▶ [ASSIGNMENT]: All lines from the one containing "If utilization = 0.085, hop" to the end of the entries below must be output exactly, and no other lines.

Stored data:
☆ ☆ ☆ ☆ ☆ ☆ ☆
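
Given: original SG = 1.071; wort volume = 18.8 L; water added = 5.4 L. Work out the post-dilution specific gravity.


SG_new = 1 + (SG_old − 1)·V_old/(V_old + V_water)
pts = (1.071 − 1)·1000·18.8/(18.8 + 5.4) = 55.1570
SG_new = 1 + 55.1570/1000

1.0552


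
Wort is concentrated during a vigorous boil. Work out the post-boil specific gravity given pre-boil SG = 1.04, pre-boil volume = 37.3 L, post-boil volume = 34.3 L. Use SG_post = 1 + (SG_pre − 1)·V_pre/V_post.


pts_pre = (1.04 − 1)·1000 = 40.0000
pts_post = 40.0000·37.3/34.3 = 43.4985
SG_post = 1 + 43.4985/1000

1.0435


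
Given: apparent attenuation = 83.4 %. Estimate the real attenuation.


RA = AA · 0.8192
RA = 83.4 · 0.8192

68.3213 %


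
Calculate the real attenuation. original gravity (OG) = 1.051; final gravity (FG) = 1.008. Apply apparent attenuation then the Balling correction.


AA = (OG−FG)/(OG−1)·100;  RA = AA·0.8192
AA = (1.051 − 1.008)/(1.051 − 1)·100 = 84.3137
RA = 84.3137·0.8192

69.0698 %


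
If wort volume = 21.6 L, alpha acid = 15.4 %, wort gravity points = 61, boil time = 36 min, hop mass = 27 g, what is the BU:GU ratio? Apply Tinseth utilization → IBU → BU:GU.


U = 1.65·0.000125^(GP/1000)·(1−e^(−0.04t))/4.15;  IBU = (α/100)·m·U·1000/V;  BU:GU = IBU/GP
U = 1.65·0.000125^(61/1000)·(1−e^(−0.04·36))/4.15 = 0.1754
IBU = (15.4/100)·27·0.1754·1000/21.6 = 33.7554
BU:GU = 33.7554/61

0.5534


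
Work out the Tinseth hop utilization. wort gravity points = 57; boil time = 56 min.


U = 1.65·0.000125^(GP/1000) · (1 − e^(−0.04·t))/4.15
bigness = 1.65·0.000125^(57/1000) = 0.9886
boil_factor = (1 − e^(−0.04·56))/4.15 = 0.2153
U = 0.9886 · 0.2153

0.2129


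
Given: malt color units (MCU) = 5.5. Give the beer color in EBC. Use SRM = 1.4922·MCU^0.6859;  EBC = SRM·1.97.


SRM = 1.4922·5.5^0.6859 = 4.8044
EBC = 4.8044·1.97

9.4647 EBC


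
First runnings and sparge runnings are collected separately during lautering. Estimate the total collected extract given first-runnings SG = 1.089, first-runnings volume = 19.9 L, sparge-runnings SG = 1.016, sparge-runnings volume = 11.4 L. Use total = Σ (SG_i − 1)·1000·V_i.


first = (1.089 − 1)·1000·19.9 = 1771.1000
sparge = (1.016 − 1)·1000·11.4 = 182.4000
total = 1771.1000 + 182.4000

1953.5000 gravity·L


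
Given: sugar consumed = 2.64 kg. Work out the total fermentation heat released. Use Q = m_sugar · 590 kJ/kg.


Q = 2.64 · 590

1557.6000 kJ


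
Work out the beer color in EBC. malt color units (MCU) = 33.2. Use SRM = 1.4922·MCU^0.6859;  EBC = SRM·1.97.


SRM = 1.4922·33.2^0.6859 = 16.4883
EBC = 16.4883·1.97

32.4819 EBC


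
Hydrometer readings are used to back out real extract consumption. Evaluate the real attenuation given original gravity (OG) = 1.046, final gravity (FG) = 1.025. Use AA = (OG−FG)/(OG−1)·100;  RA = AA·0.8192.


AA = (1.046 − 1.025)/(1.046 − 1)·100 = 45.6522
RA = 45.6522·0.8192

37.3983 %


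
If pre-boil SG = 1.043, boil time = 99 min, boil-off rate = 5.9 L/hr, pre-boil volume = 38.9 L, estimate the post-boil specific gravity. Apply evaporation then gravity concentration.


V_post = V_pre − rate·(t/60);  SG_post = 1 + (SG_pre−1)·V_pre/V_post
V_post = 38.9 − 5.9·(99/60) = 29.1650
SG_post = 1 + (1.043 − 1)·38.9/29.1650

1.0574


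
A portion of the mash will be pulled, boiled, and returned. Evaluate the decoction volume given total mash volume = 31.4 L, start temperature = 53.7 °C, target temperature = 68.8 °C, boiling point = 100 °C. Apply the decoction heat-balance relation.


V_dec = V_total·(T_target − T_start)/(T_boil − T_start)
V_dec = 31.4·(68.8 − 53.7)/(100 − 53.7)

10.2406 L


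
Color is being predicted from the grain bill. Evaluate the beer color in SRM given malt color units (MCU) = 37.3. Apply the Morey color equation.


SRM = 1.4922 · MCU^0.6859
SRM = 1.4922 · 37.3^0.6859

17.8592 SRM


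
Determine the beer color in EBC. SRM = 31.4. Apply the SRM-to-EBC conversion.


EBC = SRM · 1.97
EBC = 31.4 · 1.97

61.8580 EBC


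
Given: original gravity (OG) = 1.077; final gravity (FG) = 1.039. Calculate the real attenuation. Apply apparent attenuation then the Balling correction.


AA = (OG−FG)/(OG−1)·100;  RA = AA·0.8192
AA = (1.077 − 1.039)/(1.077 − 1)·100 = 49.3506
RA = 49.3506·0.8192

40.4281 %


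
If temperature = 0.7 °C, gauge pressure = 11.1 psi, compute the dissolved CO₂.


vols = (P + 14.695)·(0.01821 + 0.09011·e^(−0.04·T))
vols = (11.1 + 14.695)·(0.01821 + 0.09011·e^(−0.04·0.7))

2.7299 volumes


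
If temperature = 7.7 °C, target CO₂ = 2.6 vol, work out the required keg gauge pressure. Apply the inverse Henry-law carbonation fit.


psi = vols/(0.01821 + 0.09011·e^(−0.04·T)) − 14.695
psi = 2.6/(0.01821 + 0.09011·e^(−0.04·7.7)) − 14.695

16.0986 psi


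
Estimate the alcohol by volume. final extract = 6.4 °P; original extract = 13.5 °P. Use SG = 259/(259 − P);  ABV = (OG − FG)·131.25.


OG = 259/(259 − 13.5) = 1.0550
FG = 259/(259 − 6.4) = 1.0253
ABV = (1.0550 − 1.0253)·131.25

3.8920 % ABV


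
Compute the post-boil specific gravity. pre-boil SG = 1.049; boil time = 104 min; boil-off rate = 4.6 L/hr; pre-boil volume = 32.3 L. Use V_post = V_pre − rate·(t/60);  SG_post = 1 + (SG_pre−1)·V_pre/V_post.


V_post = 32.3 − 4.6·(104/60) = 24.3267
SG_post = 1 + (1.049 − 1)·32.3/24.3267

1.0651


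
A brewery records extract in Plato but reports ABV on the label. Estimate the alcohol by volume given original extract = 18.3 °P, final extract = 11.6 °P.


SG = 259/(259 − P);  ABV = (OG − FG)·131.25
OG = 259/(259 − 18.3) = 1.0760
FG = 259/(259 − 11.6) = 1.0469
ABV = (1.0760 − 1.0469)·131.25

3.8247 % ABV


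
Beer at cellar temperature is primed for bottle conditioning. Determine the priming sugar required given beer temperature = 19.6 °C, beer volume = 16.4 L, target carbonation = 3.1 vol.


residual = 14.695·(0.01821 + 0.09011·e^(−0.04·T));  sugar = (target − residual)·4.0·V
residual = 14.695·(0.01821 + 0.09011·e^(−0.04·19.6)) = 0.8722
sugar = (3.1 − 0.8722)·4.0·16.4

146.1451 g


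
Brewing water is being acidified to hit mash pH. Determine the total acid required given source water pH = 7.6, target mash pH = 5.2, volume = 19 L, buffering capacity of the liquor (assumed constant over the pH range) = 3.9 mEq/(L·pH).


acid = buffering capacity · (pH_source − pH_target) · V
acid = 3.9 · (7.6 − 5.2) · 19

177.8400 mEq


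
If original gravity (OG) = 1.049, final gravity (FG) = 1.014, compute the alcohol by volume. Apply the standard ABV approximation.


ABV = (OG − FG) · 131.25
ABV = (1.049 − 1.014) · 131.25

4.5937 % ABV


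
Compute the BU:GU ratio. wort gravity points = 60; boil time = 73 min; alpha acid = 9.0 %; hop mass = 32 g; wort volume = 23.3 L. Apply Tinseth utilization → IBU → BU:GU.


U = 1.65·0.000125^(GP/1000)·(1−e^(−0.04t))/4.15;  IBU = (α/100)·m·U·1000/V;  BU:GU = IBU/GP
U = 1.65·0.000125^(60/1000)·(1−e^(−0.04·73))/4.15 = 0.2194
IBU = (9.0/100)·32·0.2194·1000/23.3 = 27.1149
BU:GU = 27.1149/60

0.4519


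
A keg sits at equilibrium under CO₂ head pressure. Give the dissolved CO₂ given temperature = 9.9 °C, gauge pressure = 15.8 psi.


vols = (P + 14.695)·(0.01821 + 0.09011·e^(−0.04·T))
vols = (15.8 + 14.695)·(0.01821 + 0.09011·e^(−0.04·9.9))

2.4047 volumes


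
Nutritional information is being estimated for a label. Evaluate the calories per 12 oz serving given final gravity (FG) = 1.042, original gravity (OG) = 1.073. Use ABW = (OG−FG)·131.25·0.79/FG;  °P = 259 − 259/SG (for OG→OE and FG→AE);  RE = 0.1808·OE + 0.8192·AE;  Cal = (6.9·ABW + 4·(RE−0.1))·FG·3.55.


ABW = (1.073 − 1.042)·131.25·0.79/1.042 = 3.0848
OE = 259 − 259/1.073 = 17.6207 °P
AE = 259 − 259/1.042 = 10.4395 °P
RE = 0.1808·17.6207 + 0.8192·10.4395 = 11.7379 °P
Cal = (6.9·3.0848 + 4·(11.7379−0.1))·1.042·3.55

250.9335 kcal


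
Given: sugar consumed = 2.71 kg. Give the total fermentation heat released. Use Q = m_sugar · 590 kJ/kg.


Q = 2.71 · 590

1598.9000 kJ


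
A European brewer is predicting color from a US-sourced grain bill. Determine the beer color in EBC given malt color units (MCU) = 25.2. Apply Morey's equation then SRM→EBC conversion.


SRM = 1.4922·MCU^0.6859;  EBC = SRM·1.97
SRM = 1.4922·25.2^0.6859 = 13.6473
EBC = 13.6473·1.97

26.8852 EBC


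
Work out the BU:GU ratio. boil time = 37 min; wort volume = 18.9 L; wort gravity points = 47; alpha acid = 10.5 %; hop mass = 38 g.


U = 1.65·0.000125^(GP/1000)·(1−e^(−0.04t))/4.15;  IBU = (α/100)·m·U·1000/V;  BU:GU = IBU/GP
U = 1.65·0.000125^(47/1000)·(1−e^(−0.04·37))/4.15 = 0.2013
IBU = (10.5/100)·38·0.2013·1000/18.9 = 42.4935
BU:GU = 42.4935/47

0.9041


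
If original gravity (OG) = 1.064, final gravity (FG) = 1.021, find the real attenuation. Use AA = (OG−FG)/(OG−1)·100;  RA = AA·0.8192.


AA = (1.064 − 1.021)/(1.064 − 1)·100 = 67.1875
RA = 67.1875·0.8192

55.0400 %


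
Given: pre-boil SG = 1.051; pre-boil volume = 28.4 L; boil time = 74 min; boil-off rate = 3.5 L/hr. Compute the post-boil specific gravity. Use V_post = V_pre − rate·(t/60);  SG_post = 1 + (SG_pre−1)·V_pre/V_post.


V_post = 28.4 − 3.5·(74/60) = 24.0833
SG_post = 1 + (1.051 − 1)·28.4/24.0833

1.0601


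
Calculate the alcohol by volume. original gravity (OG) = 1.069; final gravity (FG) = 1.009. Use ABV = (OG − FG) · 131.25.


ABV = (1.069 − 1.009) · 131.25

7.8750 % ABV


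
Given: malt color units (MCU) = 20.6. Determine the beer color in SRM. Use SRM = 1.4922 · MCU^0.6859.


SRM = 1.4922 · 20.6^0.6859

11.8853 SRM


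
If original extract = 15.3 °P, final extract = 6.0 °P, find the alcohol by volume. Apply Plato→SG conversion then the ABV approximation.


SG = 259/(259 − P);  ABV = (OG − FG)·131.25
OG = 259/(259 − 15.3) = 1.0628
FG = 259/(259 − 6.0) = 1.0237
ABV = (1.0628 − 1.0237)·131.25

5.1275 % ABV


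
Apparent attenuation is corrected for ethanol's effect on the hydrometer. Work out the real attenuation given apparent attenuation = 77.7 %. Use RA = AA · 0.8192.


RA = 77.7 · 0.8192

63.6518 %


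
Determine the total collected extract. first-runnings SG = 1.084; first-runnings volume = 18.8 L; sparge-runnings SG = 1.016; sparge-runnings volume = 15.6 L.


total = Σ (SG_i − 1)·1000·V_i
first = (1.084 − 1)·1000·18.8 = 1579.2000
sparge = (1.016 − 1)·1000·15.6 = 249.6000
total = 1579.2000 + 249.6000

1828.8000 gravity·L


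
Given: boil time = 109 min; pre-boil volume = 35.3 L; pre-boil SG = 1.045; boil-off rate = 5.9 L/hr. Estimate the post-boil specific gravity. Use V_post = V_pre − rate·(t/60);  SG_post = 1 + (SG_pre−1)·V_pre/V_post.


V_post = 35.3 − 5.9·(109/60) = 24.5817
SG_post = 1 + (1.045 − 1)·35.3/24.5817

1.0646


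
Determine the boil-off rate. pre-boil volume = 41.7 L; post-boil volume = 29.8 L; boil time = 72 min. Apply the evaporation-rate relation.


rate = (V_pre − V_post) / (t_min/60)
rate = (41.7 − 29.8) / (72/60)

9.9167 L/hr


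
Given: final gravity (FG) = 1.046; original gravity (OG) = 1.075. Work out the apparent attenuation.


AA = (OG − FG)/(OG − 1) · 100
AA = (1.075 − 1.046)/(1.075 − 1) · 100

38.6667 %


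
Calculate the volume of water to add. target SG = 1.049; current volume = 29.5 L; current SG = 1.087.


V_water = V·((SG_curr − 1)/(SG_target − 1) − 1)
V_water = 29.5·((1.087 − 1)/(1.049 − 1) − 1)

22.8776 L


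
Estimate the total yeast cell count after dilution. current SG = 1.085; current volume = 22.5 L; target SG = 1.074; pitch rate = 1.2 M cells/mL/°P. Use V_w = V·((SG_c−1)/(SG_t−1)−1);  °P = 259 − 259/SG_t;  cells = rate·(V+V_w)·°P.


V_w = 22.5·((1.085−1)/(1.074−1)−1) = 3.3446
V_final = 22.5 + 3.3446 = 25.8446
°P = 259 − 259/1.074 = 17.8454
cells = 1.2·25.8446·17.8454

553.4497 billion cells


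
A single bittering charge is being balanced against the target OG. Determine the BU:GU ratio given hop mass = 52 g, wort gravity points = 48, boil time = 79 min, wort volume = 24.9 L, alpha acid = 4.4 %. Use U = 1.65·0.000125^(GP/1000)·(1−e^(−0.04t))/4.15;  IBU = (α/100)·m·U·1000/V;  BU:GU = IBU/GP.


U = 1.65·0.000125^(48/1000)·(1−e^(−0.04·79))/4.15 = 0.2473
IBU = (4.4/100)·52·0.2473·1000/24.9 = 22.7257
BU:GU = 22.7257/48

0.4735


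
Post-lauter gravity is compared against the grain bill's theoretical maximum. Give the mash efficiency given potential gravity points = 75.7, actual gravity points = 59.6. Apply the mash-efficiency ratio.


efficiency = actual / potential × 100
efficiency = 59.6 / 75.7 × 100

78.7318 %


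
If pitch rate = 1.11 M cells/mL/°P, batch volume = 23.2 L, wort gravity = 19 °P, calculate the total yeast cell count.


cells (billions) = rate · V_L · °P
cells = 1.11 · 23.2 · 19

489.2880 billion cells


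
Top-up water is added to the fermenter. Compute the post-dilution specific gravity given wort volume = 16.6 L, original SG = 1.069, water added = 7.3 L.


SG_new = 1 + (SG_old − 1)·V_old/(V_old + V_water)
pts = (1.069 − 1)·1000·16.6/(16.6 + 7.3) = 47.9247
SG_new = 1 + 47.9247/1000

1.0479


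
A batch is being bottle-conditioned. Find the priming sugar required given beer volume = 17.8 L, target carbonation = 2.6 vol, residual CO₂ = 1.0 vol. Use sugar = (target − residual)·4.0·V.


sugar = (2.6 − 1.0)·4.0·17.8

113.9200 g


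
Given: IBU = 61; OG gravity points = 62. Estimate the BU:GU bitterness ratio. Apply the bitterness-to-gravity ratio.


BU:GU = IBU / OG_points
BU:GU = 61 / 62

0.9839


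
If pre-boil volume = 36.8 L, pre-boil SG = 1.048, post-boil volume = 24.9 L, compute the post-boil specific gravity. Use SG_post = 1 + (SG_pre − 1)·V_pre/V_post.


pts_pre = (1.048 − 1)·1000 = 48.0000
pts_post = 48.0000·36.8/24.9 = 70.9398
SG_post = 1 + 70.9398/1000

1.0709


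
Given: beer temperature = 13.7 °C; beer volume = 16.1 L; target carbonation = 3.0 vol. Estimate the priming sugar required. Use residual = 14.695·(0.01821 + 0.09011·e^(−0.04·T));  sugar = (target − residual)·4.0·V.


residual = 14.695·(0.01821 + 0.09011·e^(−0.04·13.7)) = 1.0331
sugar = (3.0 − 1.0331)·4.0·16.1

126.6682 g


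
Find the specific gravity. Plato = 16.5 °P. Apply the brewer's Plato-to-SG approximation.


SG = 259/(259 − P)
SG = 259/(259 − 16.5)

1.0680


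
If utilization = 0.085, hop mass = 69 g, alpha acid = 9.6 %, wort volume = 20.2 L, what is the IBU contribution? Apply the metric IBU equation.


IBU = (α/100)·mass·U·1000 / V
IBU = (9.6/100)·69·0.085·1000 / 20.2

27.8733 IBU


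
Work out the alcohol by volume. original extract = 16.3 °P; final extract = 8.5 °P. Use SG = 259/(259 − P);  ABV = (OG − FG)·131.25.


OG = 259/(259 − 16.3) = 1.0672
FG = 259/(259 − 8.5) = 1.0339
ABV = (1.0672 − 1.0339)·131.25

4.3613 % ABV


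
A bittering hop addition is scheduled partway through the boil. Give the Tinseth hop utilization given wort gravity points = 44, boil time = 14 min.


U = 1.65·0.000125^(GP/1000) · (1 − e^(−0.04·t))/4.15
bigness = 1.65·0.000125^(44/1000) = 1.1111
boil_factor = (1 − e^(−0.04·14))/4.15 = 0.1033
U = 1.1111 · 0.1033

0.1148


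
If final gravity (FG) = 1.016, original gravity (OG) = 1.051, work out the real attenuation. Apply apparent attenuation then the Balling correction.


AA = (OG−FG)/(OG−1)·100;  RA = AA·0.8192
AA = (1.051 − 1.016)/(1.051 − 1)·100 = 68.6275
RA = 68.6275·0.8192

56.2196 %


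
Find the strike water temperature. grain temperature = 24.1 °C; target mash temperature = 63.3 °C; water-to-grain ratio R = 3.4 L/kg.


T_strike = (0.41/R)·(T_mash − T_grain) + T_mash
T_strike = (0.41/3.4)·(63.3 − 24.1) + 63.3

68.0271 °C


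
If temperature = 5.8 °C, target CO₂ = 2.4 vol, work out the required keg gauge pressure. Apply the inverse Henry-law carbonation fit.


psi = vols/(0.01821 + 0.09011·e^(−0.04·T)) − 14.695
psi = 2.4/(0.01821 + 0.09011·e^(−0.04·5.8)) − 14.695

12.0721 psi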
☆ ☆ ☆ ☆ ☆ ☆ ☆
▶ [THE ANSWER]:
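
If utilization = 0.085, hop mass = 69 g, alpha acid = 9.6 %, wort volume = 20.2 L, what is the IBU contribution? Apply the metric IBU equation.


IBU = (α/100)·mass·U·1000 / V
IBU = (9.6/100)·69·0.085·1000 / 20.2

27.8733 IBU


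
Work out the alcohol by volume. original extract = 16.3 °P; final extract = 8.5 °P. Use SG = 259/(259 − P);  ABV = (OG − FG)·131.25.


OG = 259/(259 − 16.3) = 1.0672
FG = 259/(259 − 8.5) = 1.0339
ABV = (1.0672 − 1.0339)·131.25

4.3613 % ABV


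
A bittering hop addition is scheduled partway through the boil. Give the Tinseth hop utilization given wort gravity points = 44, boil time = 14 min.


U = 1.65·0.000125^(GP/1000) · (1 − e^(−0.04·t))/4.15
bigness = 1.65·0.000125^(44/1000) = 1.1111
boil_factor = (1 − e^(−0.04·14))/4.15 = 0.1033
U = 1.1111 · 0.1033

0.1148


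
If final gravity (FG) = 1.016, original gravity (OG) = 1.051, work out the real attenuation. Apply apparent attenuation then the Balling correction.


AA = (OG−FG)/(OG−1)·100;  RA = AA·0.8192
AA = (1.051 − 1.016)/(1.051 − 1)·100 = 68.6275
RA = 68.6275·0.8192

56.2196 %


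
Find the strike water temperature. grain temperature = 24.1 °C; target mash temperature = 63.3 °C; water-to-grain ratio R = 3.4 L/kg.


T_strike = (0.41/R)·(T_mash − T_grain) + T_mash
T_strike = (0.41/3.4)·(63.3 − 24.1) + 63.3

68.0271 °C


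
If temperature = 5.8 °C, target CO₂ = 2.4 vol, work out the required keg gauge pressure. Apply the inverse Henry-law carbonation fit.


psi = vols/(0.01821 + 0.09011·e^(−0.04·T)) − 14.695
psi = 2.4/(0.01821 + 0.09011·e^(−0.04·5.8)) − 14.695

12.0721 psi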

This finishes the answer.